**ACTIVITY:**
What you write must match exactly the lines from the one with "Calculate Δλ/λ_C for Compton scattering at θ = 39°." through the last line of the material below.

**SOURCE INFORMATION:**
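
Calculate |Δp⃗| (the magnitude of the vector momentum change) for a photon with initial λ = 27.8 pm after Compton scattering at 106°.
3.6192e-23 kg·m/s

Photon momentum magnitude is p = h/λ.

Initial momentum:
p₀ = h/λ = 6.6261e-34/2.7800e-11 = 2.3835e-23 kg·m/s

After scattering:
λ' = λ + Δλ = 27.8 + 3.0951 = 30.8951 pm
p' = h/λ' = 6.6261e-34/3.0895e-11 = 2.1447e-23 kg·m/s

Momentum is a vector; the scattered photon's direction makes angle θ = 106° with the incident direction. The magnitude of the vector change Δp⃗ = p⃗₀ − p⃗' is found from the law of cosines:
|Δp⃗|² = p₀² + p'² − 2p₀p'cos θ
|Δp⃗|² = (2.3835e-23)² + (2.1447e-23)² − 2·2.3835e-23·2.1447e-23·cos(106°)
|Δp⃗| = 3.6192e-23 kg·m/s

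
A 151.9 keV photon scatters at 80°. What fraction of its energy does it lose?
0.1972 (or 19.72%)

Calculate initial and final photon energies:

Initial: E₀ = 151.9 keV → λ₀ = 8.1622 pm
Compton shift: Δλ = 2.0050 pm
Final wavelength: λ' = 10.1672 pm
Final energy: E' = 121.9451 keV

Fractional energy loss:
(E₀ - E')/E₀ = (151.9000 - 121.9451)/151.9000
= 29.9549/151.9000
= 0.1972
= 19.72%

(Intermediate values are shown rounded; full precision is carried through to the final answer.)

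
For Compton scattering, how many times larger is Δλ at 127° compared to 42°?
127° produces the larger shift by a factor of 6.236

Calculate both shifts using Δλ = λ_C(1 - cos θ):

For θ₁ = 42°:
Δλ₁ = 2.4263 × (1 - cos(42°))
Δλ₁ = 2.4263 × 0.2569
Δλ₁ = 0.6232 pm

For θ₂ = 127°:
Δλ₂ = 2.4263 × (1 - cos(127°))
Δλ₂ = 2.4263 × 1.6018
Δλ₂ = 3.8865 pm

The 127° angle produces the larger shift.
Ratio: 3.8865/0.6232 = 6.236

(Intermediate values are shown rounded; full precision is carried through to the final answer.)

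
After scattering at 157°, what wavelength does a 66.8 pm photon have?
71.4597 pm

Using the Compton scattering formula:
λ' = λ + Δλ = λ + λ_C(1 - cos θ)

Given:
- Initial wavelength λ = 66.8 pm
- Scattering angle θ = 157°
- Compton wavelength λ_C ≈ 2.4263 pm

Calculate the shift:
Δλ = 2.4263 × (1 - cos(157°))
Δλ = 2.4263 × 1.9205
Δλ = 4.6597 pm

Final wavelength:
λ' = 66.8 + 4.6597 = 71.4597 pm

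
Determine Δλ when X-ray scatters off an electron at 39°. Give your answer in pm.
0.5407 pm

Using the Compton scattering formula:
Δλ = λ_C(1 - cos θ)

where λ_C = h/(m_e·c) ≈ 2.4263 pm is the Compton wavelength of an electron.

For θ = 39°:
cos(39°) = 0.7771
1 - cos(39°) = 0.2229

Δλ = 2.4263 × 0.2229
Δλ = 0.5407 pm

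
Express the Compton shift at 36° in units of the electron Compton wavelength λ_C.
0.1910 λ_C

The Compton shift formula is:
Δλ = λ_C(1 - cos θ)

Dividing both sides by λ_C:
Δλ/λ_C = 1 - cos θ

For θ = 36°:
Δλ/λ_C = 1 - cos(36°)
Δλ/λ_C = 1 - 0.8090
Δλ/λ_C = 0.1910

This means the shift is 0.1910 × λ_C = 0.4634 pm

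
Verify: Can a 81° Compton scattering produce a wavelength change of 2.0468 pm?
Yes, consistent

Calculate the expected shift for θ = 81°:

Δλ_expected = λ_C(1 - cos(81°))
Δλ_expected = 2.4263 × (1 - cos(81°))
Δλ_expected = 2.4263 × 0.8436
Δλ_expected = 2.0468 pm

Given shift: 2.0468 pm
Expected shift: 2.0468 pm
Difference: 0.0000 pm

The values match. This is consistent with Compton scattering at the stated angle.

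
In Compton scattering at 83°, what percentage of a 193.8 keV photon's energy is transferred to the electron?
0.2498 (or 24.98%)

Calculate initial and final photon energies:

Initial: E₀ = 193.8 keV → λ₀ = 6.3975 pm
Compton shift: Δλ = 2.1306 pm
Final wavelength: λ' = 8.5282 pm
Final energy: E' = 145.3823 keV

Fractional energy loss:
(E₀ - E')/E₀ = (193.8000 - 145.3823)/193.8000
= 48.4177/193.8000
= 0.2498
= 24.98%

(Intermediate values are shown rounded; full precision is carried through to the final answer.)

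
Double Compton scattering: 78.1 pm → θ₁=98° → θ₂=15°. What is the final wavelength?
80.9467 pm

Apply Compton shift twice:

First scattering at θ₁ = 98°:
Δλ₁ = λ_C(1 - cos(98°))
Δλ₁ = 2.4263 × 1.1392
Δλ₁ = 2.7640 pm

After first scattering:
λ₁ = 78.1 + 2.7640 = 80.8640 pm

Second scattering at θ₂ = 15°:
Δλ₂ = λ_C(1 - cos(15°))
Δλ₂ = 2.4263 × 0.0341
Δλ₂ = 0.0827 pm

Final wavelength:
λ₂ = 80.8640 + 0.0827 = 80.9467 pm

Total shift: Δλ_total = 2.7640 + 0.0827 = 2.8467 pm

(Intermediate values are shown rounded; full precision is carried through to the final answer.)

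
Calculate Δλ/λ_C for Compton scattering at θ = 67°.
0.6093 λ_C

The Compton shift formula is:
Δλ = λ_C(1 - cos θ)

Dividing both sides by λ_C:
Δλ/λ_C = 1 - cos θ

For θ = 67°:
Δλ/λ_C = 1 - cos(67°)
Δλ/λ_C = 1 - 0.3907
Δλ/λ_C = 0.6093

This means the shift is 0.6093 × λ_C = 1.4783 pm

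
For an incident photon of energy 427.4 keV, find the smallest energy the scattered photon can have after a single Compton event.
159.9071 keV (at θ = 180°)

The scattered photon has minimum energy when its wavelength is maximum, i.e., when the Compton shift Δλ = λ_C(1 − cos θ) is maximum. This occurs at θ = 180° (backscattering), giving Δλ_max = 2λ_C = 4.8526 pm.

Initial wavelength: λ₀ = hc/E₀ = 2.9009 pm
Maximum final wavelength: λ'_max = λ₀ + 2λ_C = 2.9009 + 4.8526 = 7.7535 pm
Minimum final energy: E'_min = hc/λ'_max = 159.9071 keV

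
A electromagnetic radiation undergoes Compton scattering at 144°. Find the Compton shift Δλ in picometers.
4.3892 pm

Using the Compton scattering formula:
Δλ = λ_C(1 - cos θ)

where λ_C = h/(m_e·c) ≈ 2.4263 pm is the Compton wavelength of an electron.

For θ = 144°:
cos(144°) = -0.8090
1 - cos(144°) = 1.8090

Δλ = 2.4263 × 1.8090
Δλ = 4.3892 pm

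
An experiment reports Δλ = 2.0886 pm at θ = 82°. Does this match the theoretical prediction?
Yes, consistent

Calculate the expected shift for θ = 82°:

Δλ_expected = λ_C(1 - cos(82°))
Δλ_expected = 2.4263 × (1 - cos(82°))
Δλ_expected = 2.4263 × 0.8608
Δλ_expected = 2.0886 pm

Given shift: 2.0886 pm
Expected shift: 2.0886 pm
Difference: 0.0000 pm

The values match. This is consistent with Compton scattering at the stated angle.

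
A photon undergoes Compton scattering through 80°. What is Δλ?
2.0050 pm

Using the Compton scattering formula:
Δλ = λ_C(1 - cos θ)

where λ_C = h/(m_e·c) ≈ 2.4263 pm is the Compton wavelength of an electron.

For θ = 80°:
cos(80°) = 0.1736
1 - cos(80°) = 0.8264

Δλ = 2.4263 × 0.8264
Δλ = 2.0050 pm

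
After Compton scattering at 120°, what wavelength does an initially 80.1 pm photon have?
83.7395 pm

Using the Compton formula: λ' = λ + λ_C(1 − cos θ)

For θ = 120°, cos θ = -1/2 (exact) = -0.5000, so:
1 − cos 120° = 1 − (-1/2) = 1.5000

Δλ = λ_C × 1.5000 = 2.4263 × 1.5000 = 3.6395 pm

λ' = 80.1 + 3.6395 = 83.7395 pm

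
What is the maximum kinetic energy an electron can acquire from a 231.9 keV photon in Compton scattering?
110.3358 keV

Maximum energy transfer occurs at θ = 180° (backscattering).

Initial photon: E₀ = 231.9 keV → λ₀ = 5.3465 pm

Maximum Compton shift (at 180°):
Δλ_max = 2λ_C = 2 × 2.4263 = 4.8526 pm

Final wavelength:
λ' = 5.3465 + 4.8526 = 10.1991 pm

Minimum photon energy (maximum energy to electron):
E'_min = hc/λ' = 121.5642 keV

Maximum electron kinetic energy:
K_max = E₀ - E'_min = 231.9000 - 121.5642 = 110.3358 keV

(Intermediate values are shown rounded; full precision is carried through to the final answer.)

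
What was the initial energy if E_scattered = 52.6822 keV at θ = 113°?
61.5000 keV

Convert final energy to wavelength (hc ≈ 1239.842 keV·pm):
λ' = hc/E' = 1239.842 / 52.6822 = 23.5344 pm

Calculate the Compton shift:
Δλ = λ_C(1 - cos(113°))
Δλ = 2.4263 × (1 - cos(113°))
Δλ = 3.3743 pm

Initial wavelength:
λ = λ' - Δλ = 23.5344 - 3.3743 = 20.1600 pm

Initial energy:
E = hc/λ = 1239.842 / 20.1600 = 61.5000 keV

(Intermediate values are shown rounded; full precision is carried through to the final answer.)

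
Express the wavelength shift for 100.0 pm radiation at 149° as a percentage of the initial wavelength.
4.5061%

Calculate the Compton shift:
Δλ = λ_C(1 - cos(149°))
Δλ = 2.4263 × (1 - cos(149°))
Δλ = 2.4263 × 1.8572
Δλ = 4.5061 pm

Percentage change:
(Δλ/λ₀) × 100 = (4.5061/100.0) × 100
= 4.5061%

(Intermediate values are shown rounded; full precision is carried through to the final answer.)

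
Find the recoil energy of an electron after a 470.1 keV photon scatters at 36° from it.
70.2522 keV

By energy conservation: K_e = E_initial - E_final

First find the scattered photon energy:
Initial wavelength: λ = hc/E = 2.6374 pm
Compton shift: Δλ = λ_C(1 - cos(36°)) = 0.4634 pm
Final wavelength: λ' = 2.6374 + 0.4634 = 3.1008 pm
Final photon energy: E' = hc/λ' = 399.8478 keV

Electron kinetic energy:
K_e = E - E' = 470.1000 - 399.8478 = 70.2522 keV

(Intermediate values are shown rounded; full precision is carried through to the final answer.)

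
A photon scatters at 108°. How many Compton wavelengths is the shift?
1.3090 λ_C

The Compton shift formula is:
Δλ = λ_C(1 - cos θ)

Dividing both sides by λ_C:
Δλ/λ_C = 1 - cos θ

For θ = 108°:
Δλ/λ_C = 1 - cos(108°)
Δλ/λ_C = 1 - -0.3090
Δλ/λ_C = 1.3090

This means the shift is 1.3090 × λ_C = 3.1761 pm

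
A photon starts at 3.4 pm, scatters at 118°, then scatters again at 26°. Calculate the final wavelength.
7.2110 pm

Apply Compton shift twice:

First scattering at θ₁ = 118°:
Δλ₁ = λ_C(1 - cos(118°))
Δλ₁ = 2.4263 × 1.4695
Δλ₁ = 3.5654 pm

After first scattering:
λ₁ = 3.4 + 3.5654 = 6.9654 pm

Second scattering at θ₂ = 26°:
Δλ₂ = λ_C(1 - cos(26°))
Δλ₂ = 2.4263 × 0.1012
Δλ₂ = 0.2456 pm

Final wavelength:
λ₂ = 6.9654 + 0.2456 = 7.2110 pm

Total shift: Δλ_total = 3.5654 + 0.2456 = 3.8110 pm

(Intermediate values are shown rounded; full precision is carried through to the final answer.)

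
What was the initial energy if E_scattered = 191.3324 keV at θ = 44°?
213.8000 keV

Convert final energy to wavelength (hc ≈ 1239.842 keV·pm):
λ' = hc/E' = 1239.842 / 191.3324 = 6.4800 pm

Calculate the Compton shift:
Δλ = λ_C(1 - cos(44°))
Δλ = 2.4263 × (1 - cos(44°))
Δλ = 0.6810 pm

Initial wavelength:
λ = λ' - Δλ = 6.4800 - 0.6810 = 5.7991 pm

Initial energy:
E = hc/λ = 1239.842 / 5.7991 = 213.8000 keV

(Intermediate values are shown rounded; full precision is carried through to the final answer.)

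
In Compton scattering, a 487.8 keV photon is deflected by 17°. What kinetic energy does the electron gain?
19.5322 keV

By energy conservation: K_e = E_initial - E_final

First find the scattered photon energy:
Initial wavelength: λ = hc/E = 2.5417 pm
Compton shift: Δλ = λ_C(1 - cos(17°)) = 0.1060 pm
Final wavelength: λ' = 2.5417 + 0.1060 = 2.6477 pm
Final photon energy: E' = hc/λ' = 468.2678 keV

Electron kinetic energy:
K_e = E - E' = 487.8000 - 468.2678 = 19.5322 keV

(Intermediate values are shown rounded; full precision is carried through to the final answer.)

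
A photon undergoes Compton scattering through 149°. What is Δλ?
4.5061 pm

Using the Compton scattering formula:
Δλ = λ_C(1 - cos θ)

where λ_C = h/(m_e·c) ≈ 2.4263 pm is the Compton wavelength of an electron.

For θ = 149°:
cos(149°) = -0.8572
1 - cos(149°) = 1.8572

Δλ = 2.4263 × 1.8572
Δλ = 4.5061 pm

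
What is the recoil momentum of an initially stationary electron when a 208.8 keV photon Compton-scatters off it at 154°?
1.7031e-22 kg·m/s

The electron is initially at rest, so by conservation of momentum:
p⃗_e = p⃗₀ − p⃗'  (incident photon momentum minus scattered photon momentum)

Photon momentum magnitudes (p = h/λ = E/c):
λ₀ = hc/E₀ = 5.9379 pm → p₀ = h/λ₀ = 1.1159e-22 kg·m/s
Δλ = λ_C(1 − cos 154°) = 4.6071 pm
λ' = 10.5450 pm → p' = h/λ' = 6.2836e-23 kg·m/s

The scattered photon makes angle θ = 154° with the incident direction, so by the law of cosines:
|p⃗_e|² = p₀² + p'² − 2p₀p'cos θ
|p⃗_e|² = (1.1159e-22)² + (6.2836e-23)² − 2·1.1159e-22·6.2836e-23·cos(154°)
|p⃗_e| = 1.7031e-22 kg·m/s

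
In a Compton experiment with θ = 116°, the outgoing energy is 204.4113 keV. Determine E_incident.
481.3998 keV

Convert final energy to wavelength (hc ≈ 1239.842 keV·pm):
λ' = hc/E' = 1239.842 / 204.4113 = 6.0654 pm

Calculate the Compton shift:
Δλ = λ_C(1 - cos(116°))
Δλ = 2.4263 × (1 - cos(116°))
Δλ = 3.4899 pm

Initial wavelength:
λ = λ' - Δλ = 6.0654 - 3.4899 = 2.5755 pm

Initial energy:
E = hc/λ = 1239.842 / 2.5755 = 481.3998 keV

(Intermediate values are shown rounded; full precision is carried through to the final answer.)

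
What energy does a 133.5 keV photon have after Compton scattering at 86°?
107.3990 keV

First convert energy to wavelength:
λ = hc/E, with hc ≈ 1239.842 keV·pm (i.e. 1239.842 eV·nm)

For E = 133.5 keV = 133500 eV:
λ = 1239.842 keV·pm / 133.5 keV
λ = 9.2872 pm

Calculate the Compton shift:
Δλ = λ_C(1 - cos(86°)) = 2.4263 × 0.9302
Δλ = 2.2571 pm

Final wavelength:
λ' = 9.2872 + 2.2571 = 11.5443 pm

Final energy:
E' = hc/λ' = 1239.842 / 11.5443 = 107.3990 keV

(Intermediate values are shown rounded; full precision is carried through to the final answer.)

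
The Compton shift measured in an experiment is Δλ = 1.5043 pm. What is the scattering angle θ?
67.67°

From the Compton formula Δλ = λ_C(1 - cos θ), we can solve for θ:

cos θ = 1 - Δλ/λ_C

Given:
- Δλ = 1.5043 pm
- λ_C = h/(m_e·c) ≈ 2.42631024 pm

cos θ = 1 - 1.5043/2.42631024
cos θ = 1 - 0.619995
cos θ = 0.380005

θ = arccos(0.380005)
θ = 67.67°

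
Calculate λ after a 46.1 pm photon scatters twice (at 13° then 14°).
46.2343 pm

Apply Compton shift twice:

First scattering at θ₁ = 13°:
Δλ₁ = λ_C(1 - cos(13°))
Δλ₁ = 2.4263 × 0.0256
Δλ₁ = 0.0622 pm

After first scattering:
λ₁ = 46.1 + 0.0622 = 46.1622 pm

Second scattering at θ₂ = 14°:
Δλ₂ = λ_C(1 - cos(14°))
Δλ₂ = 2.4263 × 0.0297
Δλ₂ = 0.0721 pm

Final wavelength:
λ₂ = 46.1622 + 0.0721 = 46.2343 pm

Total shift: Δλ_total = 0.0622 + 0.0721 = 0.1343 pm

(Intermediate values are shown rounded; full precision is carried through to the final answer.)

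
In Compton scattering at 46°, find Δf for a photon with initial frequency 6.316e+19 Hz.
8.527e+18 Hz (decrease)

Convert frequency to wavelength (c = 299792458 m/s):
λ₀ = c/f₀ = 299792458/6.316e+19 = 4.7465557e-12 m = 4.7466 pm

Calculate Compton shift:
Δλ = λ_C(1 - cos(46°)) = 0.7409 pm

Final wavelength:
λ' = λ₀ + Δλ = 4.7466 + 0.7409 = 5.4874 pm

Final frequency:
f' = c/λ' = 299792458/5.4874092e-12 = 5.4632787e+19 Hz

Frequency shift (decrease):
Δf = f₀ - f' = 6.316e+19 - 5.4632787e+19 = 8.527e+18 Hz

(Intermediate values are shown rounded; full precision is carried through to the final answer.)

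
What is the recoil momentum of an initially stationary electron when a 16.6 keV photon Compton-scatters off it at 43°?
6.4751e-24 kg·m/s

The electron is initially at rest, so by conservation of momentum:
p⃗_e = p⃗₀ − p⃗'  (incident photon momentum minus scattered photon momentum)

Photon momentum magnitudes (p = h/λ = E/c):
λ₀ = hc/E₀ = 74.6893 pm → p₀ = h/λ₀ = 8.8715e-24 kg·m/s
Δλ = λ_C(1 − cos 43°) = 0.6518 pm
λ' = 75.3411 pm → p' = h/λ' = 8.7948e-24 kg·m/s

The scattered photon makes angle θ = 43° with the incident direction, so by the law of cosines:
|p⃗_e|² = p₀² + p'² − 2p₀p'cos θ
|p⃗_e|² = (8.8715e-24)² + (8.7948e-24)² − 2·8.8715e-24·8.7948e-24·cos(43°)
|p⃗_e| = 6.4751e-24 kg·m/s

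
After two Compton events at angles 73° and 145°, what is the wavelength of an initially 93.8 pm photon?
99.9308 pm

Apply Compton shift twice:

First scattering at θ₁ = 73°:
Δλ₁ = λ_C(1 - cos(73°))
Δλ₁ = 2.4263 × 0.7076
Δλ₁ = 1.7169 pm

After first scattering:
λ₁ = 93.8 + 1.7169 = 95.5169 pm

Second scattering at θ₂ = 145°:
Δλ₂ = λ_C(1 - cos(145°))
Δλ₂ = 2.4263 × 1.8192
Δλ₂ = 4.4138 pm

Final wavelength:
λ₂ = 95.5169 + 4.4138 = 99.9308 pm

Total shift: Δλ_total = 1.7169 + 4.4138 = 6.1308 pm

(Intermediate values are shown rounded; full precision is carried through to the final answer.)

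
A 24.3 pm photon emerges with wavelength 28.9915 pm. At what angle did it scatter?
159.00°

First find the wavelength shift:
Δλ = λ' - λ = 28.9915 - 24.3 = 4.6915 pm

Using Δλ = λ_C(1 - cos θ), with λ_C = h/(m_e·c) ≈ 2.42631024 pm:
cos θ = 1 - Δλ/λ_C
cos θ = 1 - 4.6915/2.42631024
cos θ = -0.933594

θ = arccos(-0.933594)
θ = 159.00°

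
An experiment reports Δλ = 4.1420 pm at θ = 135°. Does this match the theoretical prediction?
Yes, consistent

Calculate the expected shift for θ = 135°:

Δλ_expected = λ_C(1 - cos(135°))
Δλ_expected = 2.4263 × (1 - cos(135°))
Δλ_expected = 2.4263 × 1.7071
Δλ_expected = 4.1420 pm

Given shift: 4.1420 pm
Expected shift: 4.1420 pm
Difference: 0.0000 pm

The values match. This is consistent with Compton scattering at the stated angle.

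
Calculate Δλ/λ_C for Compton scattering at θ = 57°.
0.4554 λ_C

The Compton shift formula is:
Δλ = λ_C(1 - cos θ)

Dividing both sides by λ_C:
Δλ/λ_C = 1 - cos θ

For θ = 57°:
Δλ/λ_C = 1 - cos(57°)
Δλ/λ_C = 1 - 0.5446
Δλ/λ_C = 0.4554

This means the shift is 0.4554 × λ_C = 1.1048 pm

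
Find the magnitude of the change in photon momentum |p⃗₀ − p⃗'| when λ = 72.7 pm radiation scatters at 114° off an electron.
1.4947e-23 kg·m/s

Photon momentum magnitude is p = h/λ.

Initial momentum:
p₀ = h/λ = 6.6261e-34/7.2700e-11 = 9.1143e-24 kg·m/s

After scattering:
λ' = λ + Δλ = 72.7 + 3.4132 = 76.1132 pm
p' = h/λ' = 6.6261e-34/7.6113e-11 = 8.7055e-24 kg·m/s

Momentum is a vector; the scattered photon's direction makes angle θ = 114° with the incident direction. The magnitude of the vector change Δp⃗ = p⃗₀ − p⃗' is found from the law of cosines:
|Δp⃗|² = p₀² + p'² − 2p₀p'cos θ
|Δp⃗|² = (9.1143e-24)² + (8.7055e-24)² − 2·9.1143e-24·8.7055e-24·cos(114°)
|Δp⃗| = 1.4947e-23 kg·m/s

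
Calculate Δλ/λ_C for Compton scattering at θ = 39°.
0.2229 λ_C

The Compton shift formula is:
Δλ = λ_C(1 - cos θ)

Dividing both sides by λ_C:
Δλ/λ_C = 1 - cos θ

For θ = 39°:
Δλ/λ_C = 1 - cos(39°)
Δλ/λ_C = 1 - 0.7771
Δλ/λ_C = 0.2229

This means the shift is 0.2229 × λ_C = 0.5407 pm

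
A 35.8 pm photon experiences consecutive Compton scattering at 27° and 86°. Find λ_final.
38.3215 pm

Apply Compton shift twice:

First scattering at θ₁ = 27°:
Δλ₁ = λ_C(1 - cos(27°))
Δλ₁ = 2.4263 × 0.1090
Δλ₁ = 0.2645 pm

After first scattering:
λ₁ = 35.8 + 0.2645 = 36.0645 pm

Second scattering at θ₂ = 86°:
Δλ₂ = λ_C(1 - cos(86°))
Δλ₂ = 2.4263 × 0.9302
Δλ₂ = 2.2571 pm

Final wavelength:
λ₂ = 36.0645 + 2.2571 = 38.3215 pm

Total shift: Δλ_total = 0.2645 + 2.2571 = 2.5215 pm

(Intermediate values are shown rounded; full precision is carried through to the final answer.)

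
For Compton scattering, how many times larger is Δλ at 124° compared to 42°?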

**WRITTEN REPLY:**
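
Calculate Δλ/λ_C for Compton scattering at θ = 39°.
0.2229 λ_C

The Compton shift formula is:
Δλ = λ_C(1 - cos θ)

Dividing both sides by λ_C:
Δλ/λ_C = 1 - cos θ

For θ = 39°:
Δλ/λ_C = 1 - cos(39°)
Δλ/λ_C = 1 - 0.7771
Δλ/λ_C = 0.2229

This means the shift is 0.2229 × λ_C = 0.5407 pm

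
A 35.8 pm photon experiences consecutive Compton scattering at 27° and 86°. Find λ_final.
38.3215 pm

Apply Compton shift twice:

First scattering at θ₁ = 27°:
Δλ₁ = λ_C(1 - cos(27°))
Δλ₁ = 2.4263 × 0.1090
Δλ₁ = 0.2645 pm

After first scattering:
λ₁ = 35.8 + 0.2645 = 36.0645 pm

Second scattering at θ₂ = 86°:
Δλ₂ = λ_C(1 - cos(86°))
Δλ₂ = 2.4263 × 0.9302
Δλ₂ = 2.2571 pm

Final wavelength:
λ₂ = 36.0645 + 2.2571 = 38.3215 pm

Total shift: Δλ_total = 0.2645 + 2.2571 = 2.5215 pm

(Intermediate values are shown rounded; full precision is carried through to the final answer.)

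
For Compton scattering, how many times larger is Δλ at 124° compared to 42°?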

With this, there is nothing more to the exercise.